DATASET: Begin
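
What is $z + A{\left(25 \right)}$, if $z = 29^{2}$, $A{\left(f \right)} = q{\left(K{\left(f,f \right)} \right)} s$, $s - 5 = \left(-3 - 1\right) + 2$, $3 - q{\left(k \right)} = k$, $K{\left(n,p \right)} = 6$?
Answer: $832$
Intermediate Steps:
$q{\left(k \right)} = 3 - k$
$s = 3$ ($s = 5 + \left(\left(-3 - 1\right) + 2\right) = 5 + \left(-4 + 2\right) = 5 - 2 = 3$)
$A{\left(f \right)} = -9$ ($A{\left(f \right)} = \left(3 - 6\right) 3 = \left(-3\right) 3 = -9$)
$z = 841$
$z + A{\left(25 \right)} = 841 - 9 = 832$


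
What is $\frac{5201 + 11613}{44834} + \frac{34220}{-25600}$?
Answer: $- \frac{27594527}{28693760} \approx -0.96169$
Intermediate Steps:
$\frac{5201 + 11613}{44834} + \frac{34220}{-25600} = 16814 \cdot \frac{1}{44834} + 34220 \left(- \frac{1}{25600}\right) = \frac{8407}{22417} - \frac{1711}{1280} = - \frac{27594527}{28693760}$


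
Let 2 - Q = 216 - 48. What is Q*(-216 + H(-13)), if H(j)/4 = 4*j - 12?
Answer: 78352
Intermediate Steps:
Q = -166 (Q = 2 - (216 - 48) = 2 - 1*168 = 2 - 168 = -166)
H(j) = -48 + 16*j (H(j) = 4*(4*j - 12) = 4*(-12 + 4*j) = -48 + 16*j)
Q*(-216 + H(-13)) = -166*(-216 + (-48 + 16*(-13))) = -166*(-216 + (-48 - 208)) = -166*(-216 - 256) = -166*(-472) = 78352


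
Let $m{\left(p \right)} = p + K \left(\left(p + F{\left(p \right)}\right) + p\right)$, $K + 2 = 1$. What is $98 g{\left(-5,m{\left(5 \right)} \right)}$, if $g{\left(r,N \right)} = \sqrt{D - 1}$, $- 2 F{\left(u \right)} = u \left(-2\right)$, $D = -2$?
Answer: $98 i \sqrt{3} \approx 169.74 i$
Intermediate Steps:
$K = -1$ ($K = -2 + 1 = -1$)
$F{\left(u \right)} = u$ ($F{\left(u \right)} = - \frac{u \left(-2\right)}{2} = - \frac{\left(-2\right) u}{2} = u$)
$m{\left(p \right)} = - 2 p$ ($m{\left(p \right)} = p - \left(\left(p + p\right) + p\right) = p - \left(2 p + p\right) = p - 3 p = - 2 p$)
$g{\left(r,N \right)} = i \sqrt{3}$ ($g{\left(r,N \right)} = \sqrt{-2 - 1} = \sqrt{-3} = i \sqrt{3}$)
$98 g{\left(-5,m{\left(5 \right)} \right)} = 98 i \sqrt{3}$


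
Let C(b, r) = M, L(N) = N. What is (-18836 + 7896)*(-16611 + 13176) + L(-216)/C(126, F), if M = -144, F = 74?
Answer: 75157803/2 ≈ 3.7579e+7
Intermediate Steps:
C(b, r) = -144
(-18836 + 7896)*(-16611 + 13176) + L(-216)/C(126, F) = (-18836 + 7896)*(-16611 + 13176) - 216/(-144) = -10940*(-3435) - 216*(-1/144) = 37578900 + 3/2 = 75157803/2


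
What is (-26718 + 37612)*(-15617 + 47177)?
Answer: 343814640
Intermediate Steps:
(-26718 + 37612)*(-15617 + 47177) = 10894*31560 = 343814640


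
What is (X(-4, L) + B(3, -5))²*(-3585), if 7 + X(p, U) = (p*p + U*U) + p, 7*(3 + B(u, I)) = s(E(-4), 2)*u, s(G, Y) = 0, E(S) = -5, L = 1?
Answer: -32265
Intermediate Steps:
B(u, I) = -3 (B(u, I) = -3 + (0*u)/7 = -3 + (⅐)*0 = -3 + 0 = -3)
X(p, U) = -7 + p + U² + p² (X(p, U) = -7 + ((p*p + U*U) + p) = -7 + ((p² + U²) + p) = -7 + ((U² + p²) + p) = -7 + (p + U² + p²) = -7 + p + U² + p²)
(X(-4, L) + B(3, -5))²*(-3585) = ((-7 - 4 + 1² + (-4)²) - 3)²*(-3585) = ((-7 - 4 + 1 + 16) - 3)²*(-3585) = (6 - 3)²*(-3585) = 3²*(-3585) = 9*(-3585) = -32265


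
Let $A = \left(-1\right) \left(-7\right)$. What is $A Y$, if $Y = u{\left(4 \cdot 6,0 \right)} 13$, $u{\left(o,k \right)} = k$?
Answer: $0$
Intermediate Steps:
$A = 7$
$Y = 0$ ($Y = 0 \cdot 13 = 0$)
$A Y = 7 \cdot 0 = 0$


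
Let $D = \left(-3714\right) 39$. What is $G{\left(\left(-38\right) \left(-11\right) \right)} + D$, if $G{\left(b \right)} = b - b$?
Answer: $-144846$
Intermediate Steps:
$G{\left(b \right)} = 0$
$D = -144846$
$G{\left(\left(-38\right) \left(-11\right) \right)} + D = 0 - 144846 = -144846$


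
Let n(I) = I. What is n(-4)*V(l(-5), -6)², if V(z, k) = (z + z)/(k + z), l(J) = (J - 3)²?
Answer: -16384/841 ≈ -19.482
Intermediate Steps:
l(J) = (-3 + J)²
V(z, k) = 2*z/(k + z) (V(z, k) = (2*z)/(k + z) = 2*z/(k + z))
n(-4)*V(l(-5), -6)² = -4*4*(-3 - 5)⁴/(-6 + (-3 - 5)²)² = -4*16384/(-6 + (-8)²)² = -4*16384/(-6 + 64)² = -4*(2*64/58)² = -4*(2*64*(1/58))² = -4*(64/29)² = -4*4096/841 = -16384/841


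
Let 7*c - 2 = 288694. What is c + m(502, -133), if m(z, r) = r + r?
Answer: 286834/7 ≈ 40976.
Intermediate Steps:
m(z, r) = 2*r
c = 288696/7 (c = 2/7 + (⅐)*288694 = 2/7 + 41242 = 288696/7 ≈ 41242.)
c + m(502, -133) = 288696/7 + 2*(-133) = 288696/7 - 266 = 286834/7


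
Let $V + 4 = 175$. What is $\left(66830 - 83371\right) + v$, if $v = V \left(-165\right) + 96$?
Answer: $-44660$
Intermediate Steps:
$V = 171$ ($V = -4 + 175 = 171$)
$v = -28119$ ($v = 171 \left(-165\right) + 96 = -28215 + 96 = -28119$)
$\left(66830 - 83371\right) + v = \left(66830 - 83371\right) - 28119 = -16541 - 28119 = -44660$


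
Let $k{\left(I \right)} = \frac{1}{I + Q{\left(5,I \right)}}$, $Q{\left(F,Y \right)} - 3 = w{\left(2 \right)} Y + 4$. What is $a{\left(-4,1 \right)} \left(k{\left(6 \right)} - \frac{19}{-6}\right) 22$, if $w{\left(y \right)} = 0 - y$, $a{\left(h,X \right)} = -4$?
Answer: $- \frac{1100}{3} \approx -366.67$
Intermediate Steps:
$w{\left(y \right)} = - y$
$Q{\left(F,Y \right)} = 7 - 2 Y$ ($Q{\left(F,Y \right)} = 3 + \left(\left(-1\right) 2 Y + 4\right) = 3 - \left(-4 + 2 Y\right) = 7 - 2 Y$)
$k{\left(I \right)} = \frac{1}{7 - I}$ ($k{\left(I \right)} = \frac{1}{I - \left(-7 + 2 I\right)} = \frac{1}{7 - I}$)
$a{\left(-4,1 \right)} \left(k{\left(6 \right)} - \frac{19}{-6}\right) 22 = - 4 \left(- \frac{1}{-7 + 6} - \frac{19}{-6}\right) 22 = - 4 \left(- \frac{1}{-1} - - \frac{19}{6}\right) 22 = - 4 \left(\left(-1\right) \left(-1\right) + \frac{19}{6}\right) 22 = - 4 \left(1 + \frac{19}{6}\right) 22 = \left(-4\right) \frac{25}{6} \cdot 22 = \left(- \frac{50}{3}\right) 22 = - \frac{1100}{3}$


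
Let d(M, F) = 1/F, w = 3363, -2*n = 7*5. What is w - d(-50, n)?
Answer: 117707/35 ≈ 3363.1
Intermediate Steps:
n = -35/2 (n = -7*5/2 = -1/2*35 = -35/2 ≈ -17.500)
w - d(-50, n) = 3363 - 1/(-35/2) = 3363 - 1*(-2/35) = 3363 + 2/35 = 117707/35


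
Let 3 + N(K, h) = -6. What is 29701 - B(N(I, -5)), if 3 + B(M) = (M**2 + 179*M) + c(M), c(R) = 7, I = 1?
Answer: 31227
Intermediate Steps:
N(K, h) = -9 (N(K, h) = -3 - 6 = -9)
B(M) = 4 + M**2 + 179*M (B(M) = -3 + ((M**2 + 179*M) + 7) = -3 + (7 + M**2 + 179*M) = 4 + M**2 + 179*M)
29701 - B(N(I, -5)) = 29701 - (4 + (-9)**2 + 179*(-9)) = 29701 - (4 + 81 - 1611) = 29701 - 1*(-1526) = 29701 + 1526 = 31227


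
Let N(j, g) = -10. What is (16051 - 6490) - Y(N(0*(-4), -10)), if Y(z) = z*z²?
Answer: 10561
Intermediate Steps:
Y(z) = z³
(16051 - 6490) - Y(N(0*(-4), -10)) = (16051 - 6490) - 1*(-10)³ = 9561 - 1*(-1000) = 9561 + 1000 = 10561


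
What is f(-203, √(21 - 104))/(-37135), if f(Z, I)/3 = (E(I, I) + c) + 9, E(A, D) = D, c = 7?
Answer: -48/37135 - 3*I*√83/37135 ≈ -0.0012926 - 0.000736*I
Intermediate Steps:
f(Z, I) = 48 + 3*I (f(Z, I) = 3*((I + 7) + 9) = 3*((7 + I) + 9) = 3*(16 + I) = 48 + 3*I)
f(-203, √(21 - 104))/(-37135) = (48 + 3*√(21 - 104))/(-37135) = (48 + 3*√(-83))*(-1/37135) = (48 + 3*(I*√83))*(-1/37135) = (48 + 3*I*√83)*(-1/37135) = -48/37135 - 3*I*√83/37135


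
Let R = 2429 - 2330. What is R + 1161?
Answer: 1260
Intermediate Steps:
R = 99
R + 1161 = 99 + 1161 = 1260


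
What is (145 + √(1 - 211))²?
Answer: (145 + I*√210)² ≈ 20815.0 + 4202.5*I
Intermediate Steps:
(145 + √(1 - 211))² = (145 + √(-210))² = (145 + I*√210)²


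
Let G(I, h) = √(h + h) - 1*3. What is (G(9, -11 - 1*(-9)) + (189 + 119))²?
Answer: 93021 + 1220*I ≈ 93021.0 + 1220.0*I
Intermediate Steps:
G(I, h) = -3 + √2*√h (G(I, h) = √(2*h) - 3 = √2*√h - 3 = -3 + √2*√h)
(G(9, -11 - 1*(-9)) + (189 + 119))² = ((-3 + √2*√(-11 - 1*(-9))) + (189 + 119))² = ((-3 + √2*√(-11 + 9)) + 308)² = ((-3 + √2*√(-2)) + 308)² = ((-3 + √2*(I*√2)) + 308)² = ((-3 + 2*I) + 308)² = (305 + 2*I)²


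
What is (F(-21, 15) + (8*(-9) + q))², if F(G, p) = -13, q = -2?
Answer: 7569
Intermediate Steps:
(F(-21, 15) + (8*(-9) + q))² = (-13 + (8*(-9) - 2))² = (-13 + (-72 - 2))² = (-13 - 74)² = (-87)² = 7569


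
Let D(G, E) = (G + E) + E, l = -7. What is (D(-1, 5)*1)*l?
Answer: -63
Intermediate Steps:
D(G, E) = G + 2*E (D(G, E) = (E + G) + E = G + 2*E)
(D(-1, 5)*1)*l = ((-1 + 2*5)*1)*(-7) = ((-1 + 10)*1)*(-7) = (9*1)*(-7) = 9*(-7) = -63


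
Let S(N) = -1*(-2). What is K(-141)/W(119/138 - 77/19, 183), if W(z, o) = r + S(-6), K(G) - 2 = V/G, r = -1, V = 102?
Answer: 60/47 ≈ 1.2766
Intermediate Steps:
K(G) = 2 + 102/G
S(N) = 2
W(z, o) = 1 (W(z, o) = -1 + 2 = 1)
K(-141)/W(119/138 - 77/19, 183) = (2 + 102/(-141))/1 = (2 + 102*(-1/141))*1 = (2 - 34/47)*1 = (60/47)*1 = 60/47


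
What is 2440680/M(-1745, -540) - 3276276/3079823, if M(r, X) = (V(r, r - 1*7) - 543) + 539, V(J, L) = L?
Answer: -1880653885074/1352042297 ≈ -1391.0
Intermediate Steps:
M(r, X) = -11 + r (M(r, X) = ((r - 1*7) - 543) + 539 = ((r - 7) - 543) + 539 = ((-7 + r) - 543) + 539 = (-550 + r) + 539 = -11 + r)
2440680/M(-1745, -540) - 3276276/3079823 = 2440680/(-11 - 1745) - 3276276/3079823 = 2440680/(-1756) - 3276276*1/3079823 = 2440680*(-1/1756) - 3276276/3079823 = -610170/439 - 3276276/3079823 = -1880653885074/1352042297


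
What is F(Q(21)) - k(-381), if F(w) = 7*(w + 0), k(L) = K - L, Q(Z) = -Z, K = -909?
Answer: 381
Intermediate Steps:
k(L) = -909 - L
F(w) = 7*w
F(Q(21)) - k(-381) = 7*(-1*21) - (-909 - 1*(-381)) = 7*(-21) - (-909 + 381) = -147 - 1*(-528) = -147 + 528 = 381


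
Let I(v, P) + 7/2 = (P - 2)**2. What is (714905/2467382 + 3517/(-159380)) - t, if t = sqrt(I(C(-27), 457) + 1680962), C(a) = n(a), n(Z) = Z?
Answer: 52631888203/196625671580 - 13*sqrt(44686)/2 ≈ -1373.8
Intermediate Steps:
C(a) = a
I(v, P) = -7/2 + (-2 + P)**2 (I(v, P) = -7/2 + (P - 2)**2 = -7/2 + (-2 + P)**2)
t = 13*sqrt(44686)/2 (t = sqrt((-7/2 + (-2 + 457)**2) + 1680962) = sqrt((-7/2 + 455**2) + 1680962) = sqrt((-7/2 + 207025) + 1680962) = sqrt(414043/2 + 1680962) = sqrt(3775967/2) = 13*sqrt(44686)/2 ≈ 1374.0)
(714905/2467382 + 3517/(-159380)) - t = (714905/2467382 + 3517/(-159380)) - 13*sqrt(44686)/2 = (714905*(1/2467382) + 3517*(-1/159380)) - 13*sqrt(44686)/2 = (714905/2467382 - 3517/159380) - 13*sqrt(44686)/2 = 52631888203/196625671580 - 13*sqrt(44686)/2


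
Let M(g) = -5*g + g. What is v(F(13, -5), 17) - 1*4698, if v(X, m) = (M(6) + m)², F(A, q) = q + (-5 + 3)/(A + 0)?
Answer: -4649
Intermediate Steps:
F(A, q) = q - 2/A
M(g) = -4*g
v(X, m) = (-24 + m)² (v(X, m) = (-4*6 + m)² = (-24 + m)²)
v(F(13, -5), 17) - 1*4698 = (-24 + 17)² - 1*4698 = (-7)² - 4698 = 49 - 4698 = -4649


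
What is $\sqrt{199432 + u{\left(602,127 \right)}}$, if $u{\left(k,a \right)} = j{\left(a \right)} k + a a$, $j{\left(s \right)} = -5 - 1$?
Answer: $\sqrt{211949} \approx 460.38$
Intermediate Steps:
$j{\left(s \right)} = -6$
$u{\left(k,a \right)} = a^{2} - 6 k$ ($u{\left(k,a \right)} = - 6 k + a a = - 6 k + a^{2} = a^{2} - 6 k$)
$\sqrt{199432 + u{\left(602,127 \right)}} = \sqrt{199432 + \left(127^{2} - 3612\right)} = \sqrt{199432 + \left(16129 - 3612\right)} = \sqrt{199432 + 12517} = \sqrt{211949}$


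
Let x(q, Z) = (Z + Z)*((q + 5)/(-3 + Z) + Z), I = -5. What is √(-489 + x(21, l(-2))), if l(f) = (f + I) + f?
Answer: 12*I*√2 ≈ 16.971*I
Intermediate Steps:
l(f) = -5 + 2*f (l(f) = (f - 5) + f = (-5 + f) + f = -5 + 2*f)
x(q, Z) = 2*Z*(Z + (5 + q)/(-3 + Z)) (x(q, Z) = (2*Z)*((5 + q)/(-3 + Z) + Z) = (2*Z)*(Z + (5 + q)/(-3 + Z)) = 2*Z*(Z + (5 + q)/(-3 + Z)))
√(-489 + x(21, l(-2))) = √(-489 + 2*(-5 + 2*(-2))*(5 + 21 + (-5 + 2*(-2))² - 3*(-5 + 2*(-2)))/(-3 + (-5 + 2*(-2)))) = √(-489 + 2*(-5 - 4)*(5 + 21 + (-5 - 4)² - 3*(-5 - 4))/(-3 + (-5 - 4))) = √(-489 + 2*(-9)*(5 + 21 + (-9)² - 3*(-9))/(-3 - 9)) = √(-489 + 2*(-9)*(5 + 21 + 81 + 27)/(-12)) = √(-489 + 2*(-9)*(-1/12)*134) = √(-489 + 201) = √(-288) = 12*I*√2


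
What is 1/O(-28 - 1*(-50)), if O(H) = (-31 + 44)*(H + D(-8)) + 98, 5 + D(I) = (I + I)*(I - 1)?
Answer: 1/2191 ≈ 0.00045641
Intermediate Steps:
D(I) = -5 + 2*I*(-1 + I) (D(I) = -5 + (I + I)*(I - 1) = -5 + (2*I)*(-1 + I) = -5 + 2*I*(-1 + I))
O(H) = 1905 + 13*H (O(H) = (-31 + 44)*(H + (-5 - 2*(-8) + 2*(-8)²)) + 98 = 13*(H + (-5 + 16 + 2*64)) + 98 = 13*(H + (-5 + 16 + 128)) + 98 = 13*(H + 139) + 98 = 13*(139 + H) + 98 = (1807 + 13*H) + 98 = 1905 + 13*H)
1/O(-28 - 1*(-50)) = 1/(1905 + 13*(-28 - 1*(-50))) = 1/(1905 + 13*(-28 + 50)) = 1/(1905 + 13*22) = 1/(1905 + 286) = 1/2191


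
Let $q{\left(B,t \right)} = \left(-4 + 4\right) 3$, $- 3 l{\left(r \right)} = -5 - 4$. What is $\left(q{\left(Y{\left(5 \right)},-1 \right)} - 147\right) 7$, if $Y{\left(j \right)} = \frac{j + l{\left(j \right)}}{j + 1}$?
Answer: $-1029$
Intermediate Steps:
$l{\left(r \right)} = 3$ ($l{\left(r \right)} = - \frac{-5 - 4}{3} = \left(- \frac{1}{3}\right) \left(-9\right) = 3$)
$Y{\left(j \right)} = \frac{3 + j}{1 + j}$ ($Y{\left(j \right)} = \frac{j + 3}{j + 1} = \frac{3 + j}{1 + j}$)
$q{\left(B,t \right)} = 0$ ($q{\left(B,t \right)} = 0 \cdot 3 = 0$)
$\left(q{\left(Y{\left(5 \right)},-1 \right)} - 147\right) 7 = \left(0 - 147\right) 7 = \left(-147\right) 7 = -1029$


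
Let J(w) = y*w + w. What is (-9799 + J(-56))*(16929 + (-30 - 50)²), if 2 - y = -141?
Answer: -416725927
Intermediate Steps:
y = 143 (y = 2 - 1*(-141) = 2 + 141 = 143)
J(w) = 144*w (J(w) = 143*w + w = 144*w)
(-9799 + J(-56))*(16929 + (-30 - 50)²) = (-9799 + 144*(-56))*(16929 + (-30 - 50)²) = (-9799 - 8064)*(16929 + (-80)²) = -17863*(16929 + 6400) = -17863*23329 = -416725927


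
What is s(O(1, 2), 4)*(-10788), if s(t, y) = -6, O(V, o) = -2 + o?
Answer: 64728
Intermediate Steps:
s(O(1, 2), 4)*(-10788) = -6*(-10788) = 64728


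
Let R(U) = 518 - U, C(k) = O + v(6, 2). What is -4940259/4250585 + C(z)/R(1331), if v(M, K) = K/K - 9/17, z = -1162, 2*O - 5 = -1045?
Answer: -10246050973/19582445095 ≈ -0.52323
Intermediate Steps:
O = -520 (O = 5/2 + (½)*(-1045) = 5/2 - 1045/2 = -520)
v(M, K) = 8/17 (v(M, K) = 1 - 9*1/17 = 1 - 9/17 = 8/17)
C(k) = -8832/17 (C(k) = -520 + 8/17 = -8832/17)
-4940259/4250585 + C(z)/R(1331) = -4940259/4250585 - 8832/(17*(518 - 1*1331)) = -4940259*1/4250585 - 8832/(17*(518 - 1331)) = -4940259/4250585 - 8832/17/(-813) = -4940259/4250585 - 8832/17*(-1/813) = -4940259/4250585 + 2944/4607 = -10246050973/19582445095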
DATASET: End
Using the data above, restate word for word the lines from its opening line through the line that contains "Answer: $832$", and no more.

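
What is $z + A{\left(25 \right)}$, if $z = 29^{2}$, $A{\left(f \right)} = q{\left(K{\left(f,f \right)} \right)} s$, $s - 5 = \left(-3 - 1\right) + 2$, $3 - q{\left(k \right)} = k$, $K{\left(n,p \right)} = 6$?
Answer: $832$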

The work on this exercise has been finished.